Stored items
****
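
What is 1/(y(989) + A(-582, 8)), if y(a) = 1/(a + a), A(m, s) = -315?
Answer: -1978/623069 ≈ -0.0031746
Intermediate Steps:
y(a) = 1/(2*a)
1/(y(989) + A(-582, 8)) = 1/((½)/989 - 315) = 1/((½)*(1/989) - 315) = 1/(1/1978 - 315) = 1/(-623069/1978) = -1978/623069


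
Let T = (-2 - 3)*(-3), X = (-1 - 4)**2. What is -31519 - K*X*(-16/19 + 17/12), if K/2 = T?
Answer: -1214097/38 ≈ -31950.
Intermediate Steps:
X = 25 (X = (-5)**2 = 25)
T = 15 (T = -5*(-3) = 15)
K = 30 (K = 2*15 = 30)
-31519 - K*X*(-16/19 + 17/12) = -31519 - 30*25*(-16/19 + 17/12) = -31519 - 750*(-16*1/19 + 17*(1/12)) = -31519 - 750*(-16/19 + 17/12) = -31519 - 750*131/228 = -31519 - 1*16375/38 = -31519 - 16375/38 = -1214097/38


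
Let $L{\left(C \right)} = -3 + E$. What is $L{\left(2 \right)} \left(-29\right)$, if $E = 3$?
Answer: $0$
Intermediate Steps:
$L{\left(C \right)} = 0$ ($L{\left(C \right)} = -3 + 3 = 0$)
$L{\left(2 \right)} \left(-29\right) = 0 \left(-29\right) = 0$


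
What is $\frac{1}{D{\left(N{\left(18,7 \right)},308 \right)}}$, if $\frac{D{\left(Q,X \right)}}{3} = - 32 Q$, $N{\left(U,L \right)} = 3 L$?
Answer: $- \frac{1}{2016} \approx -0.00049603$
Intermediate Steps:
$D{\left(Q,X \right)} = - 96 Q$ ($D{\left(Q,X \right)} = 3 \left(- 32 Q\right) = - 96 Q$)
$\frac{1}{D{\left(N{\left(18,7 \right)},308 \right)}} = \frac{1}{\left(-96\right) 3 \cdot 7} = \frac{1}{\left(-96\right) 21} = \frac{1}{-2016} = - \frac{1}{2016}$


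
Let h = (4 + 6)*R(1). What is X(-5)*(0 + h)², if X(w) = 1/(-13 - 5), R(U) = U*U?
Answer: -50/9 ≈ -5.5556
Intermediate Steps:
R(U) = U²
X(w) = -1/18 (X(w) = 1/(-18) = -1/18)
h = 10 (h = (4 + 6)*1² = 10*1 = 10)
X(-5)*(0 + h)² = -(0 + 10)²/18 = -1/18*10² = -1/18*100 = -50/9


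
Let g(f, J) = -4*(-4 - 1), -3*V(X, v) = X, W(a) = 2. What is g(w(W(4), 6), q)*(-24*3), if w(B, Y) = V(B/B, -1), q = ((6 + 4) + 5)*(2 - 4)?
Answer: -1440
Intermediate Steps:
V(X, v) = -X/3
q = -30 (q = (10 + 5)*(-2) = 15*(-2) = -30)
w(B, Y) = -⅓ (w(B, Y) = -B/(3*B) = -⅓*1 = -⅓)
g(f, J) = 20 (g(f, J) = -4*(-5) = 20)
g(w(W(4), 6), q)*(-24*3) = 20*(-24*3) = 20*(-72) = -1440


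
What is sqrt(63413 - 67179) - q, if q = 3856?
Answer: -3856 + I*sqrt(3766) ≈ -3856.0 + 61.368*I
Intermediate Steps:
sqrt(63413 - 67179) - q = sqrt(63413 - 67179) - 1*3856 = sqrt(-3766) - 3856 = I*sqrt(3766) - 3856 = -3856 + I*sqrt(3766)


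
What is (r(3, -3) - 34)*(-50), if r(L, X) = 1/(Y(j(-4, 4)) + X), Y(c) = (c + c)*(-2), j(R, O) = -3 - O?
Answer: 1698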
****
Problem to solve -> With nothing added or dropped, reproduce all the data exactly.

Reply to the task ->
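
What is 1/(y(989) + A(-582, 8)), if y(a) = 1/(a + a), A(m, s) = -315?
Answer: -1978/623069 ≈ -0.0031746
Intermediate Steps:
y(a) = 1/(2*a)
1/(y(989) + A(-582, 8)) = 1/((½)/989 - 315) = 1/((½)*(1/989) - 315) = 1/(1/1978 - 315) = 1/(-623069/1978) = -1978/623069


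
Let T = (-2 - 3)*(-3), X = (-1 - 4)**2. What is -31519 - K*X*(-16/19 + 17/12), if K/2 = T?
Answer: -1214097/38 ≈ -31950.
Intermediate Steps:
X = 25 (X = (-5)**2 = 25)
T = 15 (T = -5*(-3) = 15)
K = 30 (K = 2*15 = 30)
-31519 - K*X*(-16/19 + 17/12) = -31519 - 30*25*(-16/19 + 17/12) = -31519 - 750*(-16*1/19 + 17*(1/12)) = -31519 - 750*(-16/19 + 17/12) = -31519 - 750*131/228 = -31519 - 1*16375/38 = -31519 - 16375/38 = -1214097/38


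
Let $L{\left(C \right)} = -3 + E$. What is $L{\left(2 \right)} \left(-29\right)$, if $E = 3$?
Answer: $0$
Intermediate Steps:
$L{\left(C \right)} = 0$ ($L{\left(C \right)} = -3 + 3 = 0$)
$L{\left(2 \right)} \left(-29\right) = 0 \left(-29\right) = 0$


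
What is $\frac{1}{D{\left(N{\left(18,7 \right)},308 \right)}}$, if $\frac{D{\left(Q,X \right)}}{3} = - 32 Q$, $N{\left(U,L \right)} = 3 L$?
Answer: $- \frac{1}{2016} \approx -0.00049603$
Intermediate Steps:
$D{\left(Q,X \right)} = - 96 Q$ ($D{\left(Q,X \right)} = 3 \left(- 32 Q\right) = - 96 Q$)
$\frac{1}{D{\left(N{\left(18,7 \right)},308 \right)}} = \frac{1}{\left(-96\right) 3 \cdot 7} = \frac{1}{\left(-96\right) 21} = \frac{1}{-2016} = - \frac{1}{2016}$


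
Let h = (4 + 6)*R(1). What is X(-5)*(0 + h)², if X(w) = 1/(-13 - 5), R(U) = U*U?
Answer: -50/9 ≈ -5.5556
Intermediate Steps:
R(U) = U²
X(w) = -1/18 (X(w) = 1/(-18) = -1/18)
h = 10 (h = (4 + 6)*1² = 10*1 = 10)
X(-5)*(0 + h)² = -(0 + 10)²/18 = -1/18*10² = -1/18*100 = -50/9


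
Let g(f, J) = -4*(-4 - 1), -3*V(X, v) = X, W(a) = 2. What is g(w(W(4), 6), q)*(-24*3), if w(B, Y) = V(B/B, -1), q = ((6 + 4) + 5)*(2 - 4)?
Answer: -1440
Intermediate Steps:
V(X, v) = -X/3
q = -30 (q = (10 + 5)*(-2) = 15*(-2) = -30)
w(B, Y) = -⅓ (w(B, Y) = -B/(3*B) = -⅓*1 = -⅓)
g(f, J) = 20 (g(f, J) = -4*(-5) = 20)
g(w(W(4), 6), q)*(-24*3) = 20*(-24*3) = 20*(-72) = -1440


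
What is sqrt(63413 - 67179) - q, if q = 3856?
Answer: -3856 + I*sqrt(3766) ≈ -3856.0 + 61.368*I
Intermediate Steps:
sqrt(63413 - 67179) - q = sqrt(63413 - 67179) - 1*3856 = sqrt(-3766) - 3856 = I*sqrt(3766) - 3856 = -3856 + I*sqrt(3766)


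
What is (r(3, -3) - 34)*(-50), if r(L, X) = 1/(Y(j(-4, 4)) + X), Y(c) = (c + c)*(-2), j(R, O) = -3 - O?
Answer: 1698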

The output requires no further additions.